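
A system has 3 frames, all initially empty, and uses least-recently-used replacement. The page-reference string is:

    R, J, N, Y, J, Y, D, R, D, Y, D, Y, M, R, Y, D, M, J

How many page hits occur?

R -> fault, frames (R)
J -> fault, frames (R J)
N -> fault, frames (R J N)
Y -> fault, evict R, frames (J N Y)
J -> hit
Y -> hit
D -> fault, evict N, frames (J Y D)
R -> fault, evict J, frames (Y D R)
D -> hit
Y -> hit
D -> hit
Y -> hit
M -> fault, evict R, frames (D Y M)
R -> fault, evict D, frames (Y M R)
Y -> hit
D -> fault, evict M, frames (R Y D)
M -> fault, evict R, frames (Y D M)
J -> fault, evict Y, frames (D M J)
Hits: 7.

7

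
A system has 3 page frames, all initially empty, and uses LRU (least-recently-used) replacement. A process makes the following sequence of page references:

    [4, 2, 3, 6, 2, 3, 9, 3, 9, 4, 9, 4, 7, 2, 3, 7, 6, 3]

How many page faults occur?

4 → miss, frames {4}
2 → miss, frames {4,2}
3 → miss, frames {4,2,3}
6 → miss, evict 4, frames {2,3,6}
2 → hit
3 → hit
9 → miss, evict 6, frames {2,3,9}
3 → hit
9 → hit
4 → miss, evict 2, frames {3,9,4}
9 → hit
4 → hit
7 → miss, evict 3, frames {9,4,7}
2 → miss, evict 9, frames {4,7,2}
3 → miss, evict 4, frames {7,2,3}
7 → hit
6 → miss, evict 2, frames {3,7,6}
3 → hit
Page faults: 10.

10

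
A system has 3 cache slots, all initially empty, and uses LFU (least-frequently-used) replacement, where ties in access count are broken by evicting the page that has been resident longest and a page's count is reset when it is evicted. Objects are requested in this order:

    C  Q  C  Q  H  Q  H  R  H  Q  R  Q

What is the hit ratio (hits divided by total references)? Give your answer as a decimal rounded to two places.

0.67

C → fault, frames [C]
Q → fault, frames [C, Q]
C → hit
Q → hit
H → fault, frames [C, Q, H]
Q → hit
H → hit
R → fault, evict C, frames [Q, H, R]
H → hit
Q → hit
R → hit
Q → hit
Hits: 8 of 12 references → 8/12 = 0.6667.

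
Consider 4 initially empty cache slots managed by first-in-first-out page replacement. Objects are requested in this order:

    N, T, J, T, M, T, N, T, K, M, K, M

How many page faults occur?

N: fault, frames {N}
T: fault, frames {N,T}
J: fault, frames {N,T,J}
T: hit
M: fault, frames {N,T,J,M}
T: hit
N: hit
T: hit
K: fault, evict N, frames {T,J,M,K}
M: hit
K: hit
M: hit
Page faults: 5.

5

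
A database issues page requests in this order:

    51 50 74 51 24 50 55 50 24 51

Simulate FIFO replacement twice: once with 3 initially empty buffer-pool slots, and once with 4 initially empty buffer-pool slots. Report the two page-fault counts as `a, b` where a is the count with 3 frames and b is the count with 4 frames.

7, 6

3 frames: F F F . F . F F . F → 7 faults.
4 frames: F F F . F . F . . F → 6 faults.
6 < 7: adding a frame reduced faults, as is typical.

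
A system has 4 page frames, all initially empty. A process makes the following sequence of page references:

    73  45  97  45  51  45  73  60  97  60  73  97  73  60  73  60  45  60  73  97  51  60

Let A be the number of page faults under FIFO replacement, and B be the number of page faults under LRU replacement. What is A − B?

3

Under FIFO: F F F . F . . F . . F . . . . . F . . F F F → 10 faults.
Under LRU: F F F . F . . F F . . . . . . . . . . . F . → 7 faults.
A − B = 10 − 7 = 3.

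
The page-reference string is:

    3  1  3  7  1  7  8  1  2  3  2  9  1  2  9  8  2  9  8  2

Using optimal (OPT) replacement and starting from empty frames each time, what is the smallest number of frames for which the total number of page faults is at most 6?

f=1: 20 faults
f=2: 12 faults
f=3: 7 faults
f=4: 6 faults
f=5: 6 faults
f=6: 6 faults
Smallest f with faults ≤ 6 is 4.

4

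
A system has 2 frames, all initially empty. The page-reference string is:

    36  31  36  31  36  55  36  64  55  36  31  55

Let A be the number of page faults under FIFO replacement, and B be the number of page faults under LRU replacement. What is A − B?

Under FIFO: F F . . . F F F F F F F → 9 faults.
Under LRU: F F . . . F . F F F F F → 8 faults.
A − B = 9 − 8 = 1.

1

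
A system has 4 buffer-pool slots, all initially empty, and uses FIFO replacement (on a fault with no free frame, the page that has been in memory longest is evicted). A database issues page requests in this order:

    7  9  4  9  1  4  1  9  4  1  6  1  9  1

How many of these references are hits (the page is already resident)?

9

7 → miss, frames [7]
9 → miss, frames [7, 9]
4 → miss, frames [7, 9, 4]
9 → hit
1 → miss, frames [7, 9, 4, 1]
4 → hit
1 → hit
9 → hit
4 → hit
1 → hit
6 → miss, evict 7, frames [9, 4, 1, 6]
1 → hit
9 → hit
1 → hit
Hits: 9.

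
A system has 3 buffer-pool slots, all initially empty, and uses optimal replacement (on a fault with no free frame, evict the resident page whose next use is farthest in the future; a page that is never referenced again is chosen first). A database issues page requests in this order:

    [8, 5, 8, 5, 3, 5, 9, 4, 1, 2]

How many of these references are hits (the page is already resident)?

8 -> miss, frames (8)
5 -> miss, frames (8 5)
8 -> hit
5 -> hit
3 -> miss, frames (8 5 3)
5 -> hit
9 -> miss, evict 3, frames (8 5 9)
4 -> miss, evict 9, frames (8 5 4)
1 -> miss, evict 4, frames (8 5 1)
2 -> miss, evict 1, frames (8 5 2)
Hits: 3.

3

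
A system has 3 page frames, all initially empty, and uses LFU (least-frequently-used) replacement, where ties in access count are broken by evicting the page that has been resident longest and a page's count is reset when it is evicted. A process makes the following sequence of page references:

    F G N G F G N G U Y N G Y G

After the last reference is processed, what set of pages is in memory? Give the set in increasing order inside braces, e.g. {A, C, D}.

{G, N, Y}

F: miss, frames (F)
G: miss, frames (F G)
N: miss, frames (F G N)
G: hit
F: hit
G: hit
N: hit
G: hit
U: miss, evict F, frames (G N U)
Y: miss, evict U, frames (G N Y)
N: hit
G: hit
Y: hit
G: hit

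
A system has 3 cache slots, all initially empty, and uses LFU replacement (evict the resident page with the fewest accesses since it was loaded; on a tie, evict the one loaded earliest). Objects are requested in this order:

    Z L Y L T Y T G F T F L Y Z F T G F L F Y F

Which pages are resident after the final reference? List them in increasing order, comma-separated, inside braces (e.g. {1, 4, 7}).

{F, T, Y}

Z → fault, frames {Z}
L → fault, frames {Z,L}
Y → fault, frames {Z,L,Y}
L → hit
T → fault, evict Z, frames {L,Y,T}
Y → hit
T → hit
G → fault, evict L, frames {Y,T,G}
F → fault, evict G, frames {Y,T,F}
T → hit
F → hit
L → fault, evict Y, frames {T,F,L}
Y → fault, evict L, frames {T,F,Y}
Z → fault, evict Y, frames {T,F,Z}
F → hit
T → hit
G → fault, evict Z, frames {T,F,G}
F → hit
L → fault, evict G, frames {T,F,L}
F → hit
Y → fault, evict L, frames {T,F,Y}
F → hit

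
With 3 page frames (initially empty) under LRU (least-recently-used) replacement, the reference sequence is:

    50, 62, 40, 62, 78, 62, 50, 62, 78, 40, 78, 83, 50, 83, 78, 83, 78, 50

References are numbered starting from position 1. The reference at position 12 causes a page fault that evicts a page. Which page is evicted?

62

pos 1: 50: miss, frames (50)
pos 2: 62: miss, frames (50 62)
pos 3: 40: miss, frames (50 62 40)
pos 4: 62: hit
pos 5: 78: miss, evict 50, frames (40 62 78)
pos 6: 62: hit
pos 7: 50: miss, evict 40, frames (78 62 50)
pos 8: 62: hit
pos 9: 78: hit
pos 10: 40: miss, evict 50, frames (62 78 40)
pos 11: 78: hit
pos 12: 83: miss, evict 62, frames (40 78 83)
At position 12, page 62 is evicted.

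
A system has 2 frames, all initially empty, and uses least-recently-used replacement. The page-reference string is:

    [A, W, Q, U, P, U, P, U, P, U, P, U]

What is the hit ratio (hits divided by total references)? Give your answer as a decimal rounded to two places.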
=-=-=-=-=
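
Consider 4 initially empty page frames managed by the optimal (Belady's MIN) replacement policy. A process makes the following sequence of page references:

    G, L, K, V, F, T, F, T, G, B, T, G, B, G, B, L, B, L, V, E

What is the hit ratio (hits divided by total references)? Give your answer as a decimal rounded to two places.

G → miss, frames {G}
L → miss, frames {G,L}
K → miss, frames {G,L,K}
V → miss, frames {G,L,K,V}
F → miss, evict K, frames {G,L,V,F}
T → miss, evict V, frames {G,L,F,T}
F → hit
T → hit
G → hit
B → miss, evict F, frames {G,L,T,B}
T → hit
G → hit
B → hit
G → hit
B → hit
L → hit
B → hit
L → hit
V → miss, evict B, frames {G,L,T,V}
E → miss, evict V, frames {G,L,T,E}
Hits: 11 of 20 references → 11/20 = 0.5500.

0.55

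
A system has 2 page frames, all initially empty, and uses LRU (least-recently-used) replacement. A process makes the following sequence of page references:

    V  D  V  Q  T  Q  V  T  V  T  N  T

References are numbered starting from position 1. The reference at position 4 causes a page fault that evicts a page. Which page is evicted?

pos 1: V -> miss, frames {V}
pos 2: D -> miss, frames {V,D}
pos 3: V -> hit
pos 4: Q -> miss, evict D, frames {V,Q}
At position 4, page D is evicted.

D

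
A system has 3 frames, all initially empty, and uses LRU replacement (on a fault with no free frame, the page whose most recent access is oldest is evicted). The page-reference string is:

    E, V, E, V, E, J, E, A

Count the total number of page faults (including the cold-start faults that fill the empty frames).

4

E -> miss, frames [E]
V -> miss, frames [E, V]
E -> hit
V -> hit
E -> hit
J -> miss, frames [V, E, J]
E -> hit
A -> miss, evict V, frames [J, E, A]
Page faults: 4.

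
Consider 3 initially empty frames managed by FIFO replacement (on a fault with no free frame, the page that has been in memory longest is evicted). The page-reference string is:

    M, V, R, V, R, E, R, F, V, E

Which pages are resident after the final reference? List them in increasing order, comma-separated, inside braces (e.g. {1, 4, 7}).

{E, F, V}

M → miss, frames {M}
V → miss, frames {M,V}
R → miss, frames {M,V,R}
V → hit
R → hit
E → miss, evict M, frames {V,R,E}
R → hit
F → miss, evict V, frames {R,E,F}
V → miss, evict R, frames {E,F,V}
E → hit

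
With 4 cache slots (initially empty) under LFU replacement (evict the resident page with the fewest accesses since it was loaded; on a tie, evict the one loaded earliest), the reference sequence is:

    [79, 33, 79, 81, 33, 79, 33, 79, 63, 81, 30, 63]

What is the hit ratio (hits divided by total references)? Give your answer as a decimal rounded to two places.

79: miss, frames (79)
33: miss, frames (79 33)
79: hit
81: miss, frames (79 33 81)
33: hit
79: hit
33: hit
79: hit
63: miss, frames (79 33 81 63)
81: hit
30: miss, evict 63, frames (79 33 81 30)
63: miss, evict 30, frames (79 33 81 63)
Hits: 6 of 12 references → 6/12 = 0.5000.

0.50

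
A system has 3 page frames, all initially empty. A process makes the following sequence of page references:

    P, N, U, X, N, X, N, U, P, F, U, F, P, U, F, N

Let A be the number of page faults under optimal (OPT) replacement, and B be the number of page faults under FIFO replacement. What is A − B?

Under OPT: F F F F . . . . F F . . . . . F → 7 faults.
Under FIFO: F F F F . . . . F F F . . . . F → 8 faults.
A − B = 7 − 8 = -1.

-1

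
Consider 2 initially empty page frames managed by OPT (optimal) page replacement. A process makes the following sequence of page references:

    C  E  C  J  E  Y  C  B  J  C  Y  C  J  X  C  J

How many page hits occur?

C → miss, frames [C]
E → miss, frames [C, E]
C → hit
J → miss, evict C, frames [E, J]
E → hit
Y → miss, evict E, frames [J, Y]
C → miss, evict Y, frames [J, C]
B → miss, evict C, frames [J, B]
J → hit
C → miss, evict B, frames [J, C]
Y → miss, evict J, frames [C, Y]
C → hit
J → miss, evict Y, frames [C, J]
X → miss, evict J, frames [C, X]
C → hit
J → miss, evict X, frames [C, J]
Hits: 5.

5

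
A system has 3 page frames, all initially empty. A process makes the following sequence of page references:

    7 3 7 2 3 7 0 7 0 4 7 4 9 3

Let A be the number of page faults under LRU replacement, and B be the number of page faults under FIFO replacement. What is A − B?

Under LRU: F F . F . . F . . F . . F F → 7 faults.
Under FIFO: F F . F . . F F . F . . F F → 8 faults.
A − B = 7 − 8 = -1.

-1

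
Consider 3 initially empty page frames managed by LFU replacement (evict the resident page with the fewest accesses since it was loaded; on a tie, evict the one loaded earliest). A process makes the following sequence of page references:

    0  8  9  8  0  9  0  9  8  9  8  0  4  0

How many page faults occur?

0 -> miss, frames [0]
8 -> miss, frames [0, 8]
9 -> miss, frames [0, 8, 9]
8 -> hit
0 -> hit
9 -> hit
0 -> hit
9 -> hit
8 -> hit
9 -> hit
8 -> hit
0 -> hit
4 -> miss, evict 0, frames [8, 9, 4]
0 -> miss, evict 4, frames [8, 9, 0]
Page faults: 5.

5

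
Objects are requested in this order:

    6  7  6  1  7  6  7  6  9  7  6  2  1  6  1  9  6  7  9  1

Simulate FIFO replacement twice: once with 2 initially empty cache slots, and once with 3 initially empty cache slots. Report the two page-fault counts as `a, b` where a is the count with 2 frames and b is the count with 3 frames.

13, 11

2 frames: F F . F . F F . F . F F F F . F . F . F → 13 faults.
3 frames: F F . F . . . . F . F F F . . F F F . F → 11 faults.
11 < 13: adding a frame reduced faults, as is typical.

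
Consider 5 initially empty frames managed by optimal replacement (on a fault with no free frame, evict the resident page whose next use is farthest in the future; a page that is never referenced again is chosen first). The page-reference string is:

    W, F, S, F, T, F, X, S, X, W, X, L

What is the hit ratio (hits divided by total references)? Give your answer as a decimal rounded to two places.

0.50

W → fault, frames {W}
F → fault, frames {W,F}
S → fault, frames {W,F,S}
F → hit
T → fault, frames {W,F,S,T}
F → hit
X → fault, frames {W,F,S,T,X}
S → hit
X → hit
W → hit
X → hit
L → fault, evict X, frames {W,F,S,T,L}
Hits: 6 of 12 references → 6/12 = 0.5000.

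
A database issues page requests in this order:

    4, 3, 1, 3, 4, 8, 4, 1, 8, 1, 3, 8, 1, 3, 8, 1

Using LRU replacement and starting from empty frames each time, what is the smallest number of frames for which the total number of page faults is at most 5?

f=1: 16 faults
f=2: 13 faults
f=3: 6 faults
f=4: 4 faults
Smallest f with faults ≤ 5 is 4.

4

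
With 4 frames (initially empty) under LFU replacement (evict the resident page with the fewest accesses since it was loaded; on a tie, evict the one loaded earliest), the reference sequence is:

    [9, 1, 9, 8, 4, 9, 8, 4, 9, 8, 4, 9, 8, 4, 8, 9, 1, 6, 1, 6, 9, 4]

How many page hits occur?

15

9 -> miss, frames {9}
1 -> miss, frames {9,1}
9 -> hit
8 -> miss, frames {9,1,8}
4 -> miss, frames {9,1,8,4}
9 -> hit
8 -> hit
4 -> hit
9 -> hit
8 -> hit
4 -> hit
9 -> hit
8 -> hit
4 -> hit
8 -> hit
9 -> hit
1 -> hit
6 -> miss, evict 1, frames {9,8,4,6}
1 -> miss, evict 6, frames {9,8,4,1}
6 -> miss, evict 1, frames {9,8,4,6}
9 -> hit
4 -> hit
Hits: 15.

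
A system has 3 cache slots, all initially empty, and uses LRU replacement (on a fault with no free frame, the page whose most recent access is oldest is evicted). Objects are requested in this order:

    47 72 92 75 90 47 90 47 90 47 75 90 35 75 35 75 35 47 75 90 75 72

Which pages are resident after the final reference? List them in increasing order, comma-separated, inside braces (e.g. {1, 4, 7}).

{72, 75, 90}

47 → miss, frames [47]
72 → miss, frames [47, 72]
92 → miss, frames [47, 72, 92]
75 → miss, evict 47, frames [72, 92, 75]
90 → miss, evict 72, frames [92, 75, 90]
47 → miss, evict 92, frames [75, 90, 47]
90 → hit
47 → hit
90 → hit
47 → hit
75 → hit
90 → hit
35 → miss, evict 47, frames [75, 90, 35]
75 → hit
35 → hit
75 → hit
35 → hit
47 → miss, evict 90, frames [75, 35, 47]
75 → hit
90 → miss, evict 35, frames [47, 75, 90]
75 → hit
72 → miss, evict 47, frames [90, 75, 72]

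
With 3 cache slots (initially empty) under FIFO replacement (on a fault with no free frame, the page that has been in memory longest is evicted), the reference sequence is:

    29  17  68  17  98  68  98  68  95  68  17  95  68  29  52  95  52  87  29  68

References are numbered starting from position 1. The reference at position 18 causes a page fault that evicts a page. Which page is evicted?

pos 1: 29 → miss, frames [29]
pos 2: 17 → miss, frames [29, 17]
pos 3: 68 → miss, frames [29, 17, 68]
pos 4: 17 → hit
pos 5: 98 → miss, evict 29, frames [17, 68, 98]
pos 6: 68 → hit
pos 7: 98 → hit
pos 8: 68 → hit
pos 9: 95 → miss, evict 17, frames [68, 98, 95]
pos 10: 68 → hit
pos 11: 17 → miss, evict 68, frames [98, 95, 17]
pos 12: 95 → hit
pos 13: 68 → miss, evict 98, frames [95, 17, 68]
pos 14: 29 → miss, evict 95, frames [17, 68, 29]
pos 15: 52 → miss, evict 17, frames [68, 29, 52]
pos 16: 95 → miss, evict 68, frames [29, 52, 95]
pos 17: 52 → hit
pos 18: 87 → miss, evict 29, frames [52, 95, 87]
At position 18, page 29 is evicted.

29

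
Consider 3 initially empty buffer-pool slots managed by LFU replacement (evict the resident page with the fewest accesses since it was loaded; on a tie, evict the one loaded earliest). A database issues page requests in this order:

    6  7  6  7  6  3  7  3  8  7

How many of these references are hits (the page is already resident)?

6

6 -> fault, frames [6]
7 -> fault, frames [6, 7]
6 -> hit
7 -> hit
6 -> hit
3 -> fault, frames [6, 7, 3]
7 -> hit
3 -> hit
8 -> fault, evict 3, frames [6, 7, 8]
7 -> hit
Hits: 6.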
=-=-=-=-=
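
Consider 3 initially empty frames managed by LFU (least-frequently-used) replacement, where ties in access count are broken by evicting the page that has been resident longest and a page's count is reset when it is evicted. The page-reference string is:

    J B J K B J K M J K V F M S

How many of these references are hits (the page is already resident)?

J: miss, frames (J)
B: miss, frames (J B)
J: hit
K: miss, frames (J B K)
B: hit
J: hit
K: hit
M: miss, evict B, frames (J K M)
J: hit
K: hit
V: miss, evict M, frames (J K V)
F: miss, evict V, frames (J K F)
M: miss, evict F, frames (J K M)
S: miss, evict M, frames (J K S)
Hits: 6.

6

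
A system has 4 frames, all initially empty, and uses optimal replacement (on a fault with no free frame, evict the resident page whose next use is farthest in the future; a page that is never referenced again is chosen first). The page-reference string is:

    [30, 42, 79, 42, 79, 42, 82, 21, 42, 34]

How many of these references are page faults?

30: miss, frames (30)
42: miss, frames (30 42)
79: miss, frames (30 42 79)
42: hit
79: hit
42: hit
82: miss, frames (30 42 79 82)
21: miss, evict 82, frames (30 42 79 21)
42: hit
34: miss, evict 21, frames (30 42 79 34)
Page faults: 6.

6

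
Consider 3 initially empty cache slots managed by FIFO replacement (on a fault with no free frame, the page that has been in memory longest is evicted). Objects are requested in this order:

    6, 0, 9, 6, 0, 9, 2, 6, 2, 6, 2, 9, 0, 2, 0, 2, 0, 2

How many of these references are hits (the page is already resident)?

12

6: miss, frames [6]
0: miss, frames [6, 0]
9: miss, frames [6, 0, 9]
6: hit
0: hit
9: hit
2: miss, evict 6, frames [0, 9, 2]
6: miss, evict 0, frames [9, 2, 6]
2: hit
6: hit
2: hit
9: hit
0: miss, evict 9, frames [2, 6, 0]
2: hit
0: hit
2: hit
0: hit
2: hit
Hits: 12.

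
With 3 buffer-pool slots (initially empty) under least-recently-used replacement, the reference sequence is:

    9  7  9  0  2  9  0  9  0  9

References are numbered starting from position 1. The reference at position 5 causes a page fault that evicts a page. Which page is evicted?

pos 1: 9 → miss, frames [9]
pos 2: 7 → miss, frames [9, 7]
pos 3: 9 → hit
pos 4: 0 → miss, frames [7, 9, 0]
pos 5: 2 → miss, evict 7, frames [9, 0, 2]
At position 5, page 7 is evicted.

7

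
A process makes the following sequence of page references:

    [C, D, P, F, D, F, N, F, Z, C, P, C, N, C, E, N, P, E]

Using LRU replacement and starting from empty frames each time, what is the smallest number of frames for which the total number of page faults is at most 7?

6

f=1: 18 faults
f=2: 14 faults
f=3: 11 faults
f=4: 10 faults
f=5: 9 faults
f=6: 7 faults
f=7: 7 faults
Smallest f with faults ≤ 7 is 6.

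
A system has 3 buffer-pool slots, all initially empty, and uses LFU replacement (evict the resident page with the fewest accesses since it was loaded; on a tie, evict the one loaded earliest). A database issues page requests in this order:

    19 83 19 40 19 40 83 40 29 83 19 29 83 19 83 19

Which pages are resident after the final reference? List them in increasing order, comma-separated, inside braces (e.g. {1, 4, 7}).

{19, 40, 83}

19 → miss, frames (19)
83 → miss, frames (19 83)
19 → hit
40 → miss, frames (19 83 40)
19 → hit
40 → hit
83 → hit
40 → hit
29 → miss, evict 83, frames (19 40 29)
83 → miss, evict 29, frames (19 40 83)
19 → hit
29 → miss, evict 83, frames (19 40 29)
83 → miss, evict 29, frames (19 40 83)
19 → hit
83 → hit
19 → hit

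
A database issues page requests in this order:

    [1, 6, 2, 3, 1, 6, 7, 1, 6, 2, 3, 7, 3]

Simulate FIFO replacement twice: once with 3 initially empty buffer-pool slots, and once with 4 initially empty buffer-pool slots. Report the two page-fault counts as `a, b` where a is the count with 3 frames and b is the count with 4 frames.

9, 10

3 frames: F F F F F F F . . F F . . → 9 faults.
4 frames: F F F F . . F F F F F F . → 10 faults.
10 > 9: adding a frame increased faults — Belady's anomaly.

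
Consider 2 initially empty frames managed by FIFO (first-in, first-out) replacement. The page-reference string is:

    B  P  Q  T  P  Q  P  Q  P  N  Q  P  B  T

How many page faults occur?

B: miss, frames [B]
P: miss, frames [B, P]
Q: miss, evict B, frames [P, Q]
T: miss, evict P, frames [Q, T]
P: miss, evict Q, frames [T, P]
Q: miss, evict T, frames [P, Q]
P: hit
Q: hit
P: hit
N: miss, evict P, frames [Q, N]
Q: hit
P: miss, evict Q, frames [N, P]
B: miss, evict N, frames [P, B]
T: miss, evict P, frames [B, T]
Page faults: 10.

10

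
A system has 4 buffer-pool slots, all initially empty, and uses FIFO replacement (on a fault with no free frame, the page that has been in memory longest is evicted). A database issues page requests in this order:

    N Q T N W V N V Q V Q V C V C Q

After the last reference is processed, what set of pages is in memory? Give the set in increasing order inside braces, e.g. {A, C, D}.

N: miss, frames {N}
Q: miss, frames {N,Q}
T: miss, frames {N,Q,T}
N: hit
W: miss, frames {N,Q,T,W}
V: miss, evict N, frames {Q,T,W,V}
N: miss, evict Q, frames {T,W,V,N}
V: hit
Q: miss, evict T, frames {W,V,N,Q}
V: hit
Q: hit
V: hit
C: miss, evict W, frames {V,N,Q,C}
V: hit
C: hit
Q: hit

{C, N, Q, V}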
=-=-=-=-=
* EXERCISE DESCRIPTION:
Select every line of the material above holding the word "oldest" and copy it.

* ANSWER FOR THIS EXERCISE:
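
A system has 3 frames, all initially empty, and uses LRU replacement (on a fault with no free frame, the page whose most recent access is oldest is evicted). The page-reference string is:
A system has 3 cache slots, all initially empty, and uses LRU replacement (on a fault with no free frame, the page whose most recent access is oldest is evicted). Objects are requested in this order: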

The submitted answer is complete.